(DIRECTIONS)
Say how many of the lines below include the word "Here". Only the number should be given.

(RECORDS SUPPLIED)
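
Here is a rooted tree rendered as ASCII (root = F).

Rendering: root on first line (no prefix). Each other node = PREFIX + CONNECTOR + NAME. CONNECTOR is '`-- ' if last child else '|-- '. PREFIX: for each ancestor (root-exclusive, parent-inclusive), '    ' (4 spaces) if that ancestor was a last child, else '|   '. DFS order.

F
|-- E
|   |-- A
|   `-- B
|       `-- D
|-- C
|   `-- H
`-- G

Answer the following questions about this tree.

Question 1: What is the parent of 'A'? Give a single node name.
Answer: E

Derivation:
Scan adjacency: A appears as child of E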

--

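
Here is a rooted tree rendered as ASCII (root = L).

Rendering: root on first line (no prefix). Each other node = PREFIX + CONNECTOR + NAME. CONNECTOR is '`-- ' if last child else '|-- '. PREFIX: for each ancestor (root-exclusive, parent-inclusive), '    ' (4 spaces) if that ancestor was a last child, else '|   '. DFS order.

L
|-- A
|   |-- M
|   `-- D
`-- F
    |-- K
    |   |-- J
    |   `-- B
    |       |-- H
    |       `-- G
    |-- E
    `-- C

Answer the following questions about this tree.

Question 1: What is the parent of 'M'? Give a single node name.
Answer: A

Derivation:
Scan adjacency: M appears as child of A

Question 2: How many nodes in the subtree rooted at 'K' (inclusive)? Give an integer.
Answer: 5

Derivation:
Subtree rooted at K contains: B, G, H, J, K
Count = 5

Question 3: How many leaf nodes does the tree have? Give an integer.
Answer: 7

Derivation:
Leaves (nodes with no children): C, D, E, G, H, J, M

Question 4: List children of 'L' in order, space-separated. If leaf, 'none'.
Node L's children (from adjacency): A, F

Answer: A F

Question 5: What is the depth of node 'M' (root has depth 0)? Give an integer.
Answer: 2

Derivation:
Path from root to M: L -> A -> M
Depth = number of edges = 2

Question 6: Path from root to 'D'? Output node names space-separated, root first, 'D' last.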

(SOLVED EXERCISE)
2